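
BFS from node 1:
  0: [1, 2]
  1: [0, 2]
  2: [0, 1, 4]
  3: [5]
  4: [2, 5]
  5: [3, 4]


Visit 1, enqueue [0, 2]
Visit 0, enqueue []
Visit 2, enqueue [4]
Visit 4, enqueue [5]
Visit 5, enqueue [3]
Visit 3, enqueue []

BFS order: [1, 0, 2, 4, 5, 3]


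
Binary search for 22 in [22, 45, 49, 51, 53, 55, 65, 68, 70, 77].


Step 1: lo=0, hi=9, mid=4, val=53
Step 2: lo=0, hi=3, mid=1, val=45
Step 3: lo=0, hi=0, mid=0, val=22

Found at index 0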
+ + + + + + +
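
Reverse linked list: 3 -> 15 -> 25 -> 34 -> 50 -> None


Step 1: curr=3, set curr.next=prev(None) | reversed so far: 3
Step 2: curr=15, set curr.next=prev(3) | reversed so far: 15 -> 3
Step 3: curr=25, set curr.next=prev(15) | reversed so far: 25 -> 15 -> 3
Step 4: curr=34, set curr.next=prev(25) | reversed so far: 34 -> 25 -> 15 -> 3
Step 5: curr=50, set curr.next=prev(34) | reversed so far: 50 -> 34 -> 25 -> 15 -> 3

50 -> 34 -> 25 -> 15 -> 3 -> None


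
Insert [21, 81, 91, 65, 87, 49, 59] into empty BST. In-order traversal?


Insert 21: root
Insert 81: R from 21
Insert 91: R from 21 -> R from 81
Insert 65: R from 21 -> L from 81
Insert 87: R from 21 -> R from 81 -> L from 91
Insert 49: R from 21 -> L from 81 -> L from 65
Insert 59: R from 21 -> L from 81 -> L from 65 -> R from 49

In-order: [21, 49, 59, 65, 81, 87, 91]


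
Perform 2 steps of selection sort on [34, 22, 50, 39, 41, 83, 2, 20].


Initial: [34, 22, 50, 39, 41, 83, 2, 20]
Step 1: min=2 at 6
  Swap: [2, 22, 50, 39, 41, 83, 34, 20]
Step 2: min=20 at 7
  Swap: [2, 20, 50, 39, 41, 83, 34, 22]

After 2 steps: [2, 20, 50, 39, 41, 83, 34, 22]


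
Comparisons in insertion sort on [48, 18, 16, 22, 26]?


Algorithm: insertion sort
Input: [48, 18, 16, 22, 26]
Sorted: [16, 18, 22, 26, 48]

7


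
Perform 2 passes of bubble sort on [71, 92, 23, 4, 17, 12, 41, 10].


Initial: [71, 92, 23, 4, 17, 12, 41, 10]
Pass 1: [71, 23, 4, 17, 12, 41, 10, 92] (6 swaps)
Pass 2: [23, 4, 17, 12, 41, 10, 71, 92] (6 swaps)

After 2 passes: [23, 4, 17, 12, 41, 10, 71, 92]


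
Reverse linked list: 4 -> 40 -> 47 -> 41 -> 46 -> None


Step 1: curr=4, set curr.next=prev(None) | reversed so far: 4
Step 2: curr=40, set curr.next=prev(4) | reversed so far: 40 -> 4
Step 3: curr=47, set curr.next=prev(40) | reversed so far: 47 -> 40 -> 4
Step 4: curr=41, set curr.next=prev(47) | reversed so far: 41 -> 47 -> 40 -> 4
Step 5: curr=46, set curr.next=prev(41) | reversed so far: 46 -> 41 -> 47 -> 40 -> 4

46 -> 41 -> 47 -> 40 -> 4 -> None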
+ + + + + + +
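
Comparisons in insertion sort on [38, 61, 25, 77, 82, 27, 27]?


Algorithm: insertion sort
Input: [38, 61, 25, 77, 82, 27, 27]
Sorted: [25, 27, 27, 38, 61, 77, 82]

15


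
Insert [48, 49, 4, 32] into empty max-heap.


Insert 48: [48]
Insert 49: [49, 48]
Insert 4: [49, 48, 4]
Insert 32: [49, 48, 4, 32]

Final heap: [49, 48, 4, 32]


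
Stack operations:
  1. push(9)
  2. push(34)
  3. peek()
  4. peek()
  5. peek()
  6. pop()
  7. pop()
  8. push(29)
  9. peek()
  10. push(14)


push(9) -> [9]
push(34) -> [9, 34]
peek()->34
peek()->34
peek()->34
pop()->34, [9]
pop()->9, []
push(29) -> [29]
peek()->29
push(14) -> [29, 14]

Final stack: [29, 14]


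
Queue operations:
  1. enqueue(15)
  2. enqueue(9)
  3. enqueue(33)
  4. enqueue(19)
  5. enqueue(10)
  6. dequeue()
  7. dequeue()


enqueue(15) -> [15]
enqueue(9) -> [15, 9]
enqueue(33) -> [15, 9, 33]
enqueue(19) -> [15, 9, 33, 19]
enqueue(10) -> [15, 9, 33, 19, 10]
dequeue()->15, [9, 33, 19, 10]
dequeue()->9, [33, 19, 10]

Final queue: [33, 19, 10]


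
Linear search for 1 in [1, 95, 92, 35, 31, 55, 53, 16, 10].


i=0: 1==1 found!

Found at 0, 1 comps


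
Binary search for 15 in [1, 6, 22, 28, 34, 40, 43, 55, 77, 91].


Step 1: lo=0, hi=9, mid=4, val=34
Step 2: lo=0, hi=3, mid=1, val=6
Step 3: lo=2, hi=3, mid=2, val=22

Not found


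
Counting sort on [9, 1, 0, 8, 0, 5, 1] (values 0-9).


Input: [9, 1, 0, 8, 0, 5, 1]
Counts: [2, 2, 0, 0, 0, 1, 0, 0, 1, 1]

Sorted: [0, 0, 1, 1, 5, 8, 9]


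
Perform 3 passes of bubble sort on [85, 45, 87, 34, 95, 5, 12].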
+ + + + + + +
* What the task requires:
In the material above, transcribe exactly the lines beginning at the one with "Counting sort on" and ending at the one with "Perform 3 passes", both included.

* Answer below:
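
Counting sort on [9, 1, 0, 8, 0, 5, 1] (values 0-9).


Input: [9, 1, 0, 8, 0, 5, 1]
Counts: [2, 2, 0, 0, 0, 1, 0, 0, 1, 1]

Sorted: [0, 0, 1, 1, 5, 8, 9]


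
Perform 3 passes of bubble sort on [85, 45, 87, 34, 95, 5, 12].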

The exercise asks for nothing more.